WORK TASK: Write out each entry, exactly the way it appears.
☆ ☆ ☆
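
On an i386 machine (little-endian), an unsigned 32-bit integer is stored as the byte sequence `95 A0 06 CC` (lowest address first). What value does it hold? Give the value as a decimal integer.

Little-endian stores the least-significant byte at the lowest address.
Reassemble most-significant byte first: CC 06 A0 95 → 0xCC06A095.
0xCC06A095 = 3422986389.

3422986389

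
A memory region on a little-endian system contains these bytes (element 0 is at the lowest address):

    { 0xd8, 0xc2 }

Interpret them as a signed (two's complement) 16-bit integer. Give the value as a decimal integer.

In little-endian order the low byte comes first in memory.
Reassemble most-significant byte first: C2 D8 → 0xC2D8.
Top bit is set, so as a signed 16-bit value this is 0xC2D8 − 2^16 = -15656.

-15656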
☆ ☆ ☆
RESPONSE AREA:
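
On an i386 machine (little-endian), an unsigned 32-bit integer is stored as the byte sequence `95 A0 06 CC` (lowest address first). What value does it hold? Give the value as a decimal integer.

Little-endian stores the least-significant byte at the lowest address.
Reassemble most-significant byte first: CC 06 A0 95 → 0xCC06A095.
0xCC06A095 = 3422986389.

3422986389

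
A memory region on a little-endian system contains these bytes (element 0 is at the lowest address):

    { 0xd8, 0xc2 }

Interpret them as a signed (two's complement) 16-bit integer. Give the value as a decimal integer.

In little-endian order the low byte comes first in memory.
Reassemble most-significant byte first: C2 D8 → 0xC2D8.
Top bit is set, so as a signed 16-bit value this is 0xC2D8 − 2^16 = -15656.

-15656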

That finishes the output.